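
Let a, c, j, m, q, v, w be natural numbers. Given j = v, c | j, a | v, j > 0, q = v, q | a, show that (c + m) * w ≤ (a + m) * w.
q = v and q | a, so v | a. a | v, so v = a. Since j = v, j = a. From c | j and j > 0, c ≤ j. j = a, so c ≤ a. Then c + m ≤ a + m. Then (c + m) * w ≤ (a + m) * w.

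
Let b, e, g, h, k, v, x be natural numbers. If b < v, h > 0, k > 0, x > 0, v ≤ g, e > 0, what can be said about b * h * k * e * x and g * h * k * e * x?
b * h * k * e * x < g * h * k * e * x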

==

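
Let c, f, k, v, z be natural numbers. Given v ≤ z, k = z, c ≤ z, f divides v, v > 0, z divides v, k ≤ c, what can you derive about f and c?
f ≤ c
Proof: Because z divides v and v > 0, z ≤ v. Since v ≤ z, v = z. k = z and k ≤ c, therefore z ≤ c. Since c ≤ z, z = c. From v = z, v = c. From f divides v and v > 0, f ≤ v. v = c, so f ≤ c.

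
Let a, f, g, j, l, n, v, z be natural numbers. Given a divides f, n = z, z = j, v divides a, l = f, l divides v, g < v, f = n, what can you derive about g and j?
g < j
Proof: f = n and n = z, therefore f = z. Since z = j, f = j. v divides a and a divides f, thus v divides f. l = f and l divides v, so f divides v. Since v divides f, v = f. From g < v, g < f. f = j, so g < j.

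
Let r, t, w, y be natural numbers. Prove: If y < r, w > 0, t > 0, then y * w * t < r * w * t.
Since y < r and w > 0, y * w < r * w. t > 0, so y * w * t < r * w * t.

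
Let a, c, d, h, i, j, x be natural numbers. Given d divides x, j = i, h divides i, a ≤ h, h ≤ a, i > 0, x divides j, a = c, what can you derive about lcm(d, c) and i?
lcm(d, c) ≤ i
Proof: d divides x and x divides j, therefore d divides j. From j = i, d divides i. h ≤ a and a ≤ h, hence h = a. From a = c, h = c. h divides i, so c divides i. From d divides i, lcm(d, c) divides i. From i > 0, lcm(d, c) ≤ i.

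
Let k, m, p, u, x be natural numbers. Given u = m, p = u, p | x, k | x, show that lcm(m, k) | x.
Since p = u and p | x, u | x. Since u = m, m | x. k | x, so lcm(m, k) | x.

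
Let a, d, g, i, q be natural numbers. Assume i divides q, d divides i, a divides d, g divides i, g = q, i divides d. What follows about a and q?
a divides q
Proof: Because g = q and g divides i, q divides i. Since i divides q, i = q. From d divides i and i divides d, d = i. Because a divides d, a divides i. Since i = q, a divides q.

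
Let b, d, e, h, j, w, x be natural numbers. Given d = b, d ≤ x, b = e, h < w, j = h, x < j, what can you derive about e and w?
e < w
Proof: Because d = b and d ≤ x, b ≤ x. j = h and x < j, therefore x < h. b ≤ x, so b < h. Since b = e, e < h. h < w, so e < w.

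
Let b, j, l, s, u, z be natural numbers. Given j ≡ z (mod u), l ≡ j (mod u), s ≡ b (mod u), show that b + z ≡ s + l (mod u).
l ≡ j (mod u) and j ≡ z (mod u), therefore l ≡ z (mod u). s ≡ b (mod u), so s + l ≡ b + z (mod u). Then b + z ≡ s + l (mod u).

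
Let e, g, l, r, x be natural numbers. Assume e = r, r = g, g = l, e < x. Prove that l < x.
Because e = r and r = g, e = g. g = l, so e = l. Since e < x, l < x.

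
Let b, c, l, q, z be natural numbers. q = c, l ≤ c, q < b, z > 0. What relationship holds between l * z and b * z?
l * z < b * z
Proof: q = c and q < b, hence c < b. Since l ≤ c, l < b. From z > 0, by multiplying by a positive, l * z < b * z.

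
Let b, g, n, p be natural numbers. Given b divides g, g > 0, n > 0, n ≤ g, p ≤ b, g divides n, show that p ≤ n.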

# Problem:
Count how many lines of the material hold the string "Proof". Give the number and nothing more.

# Result of this exercise:
6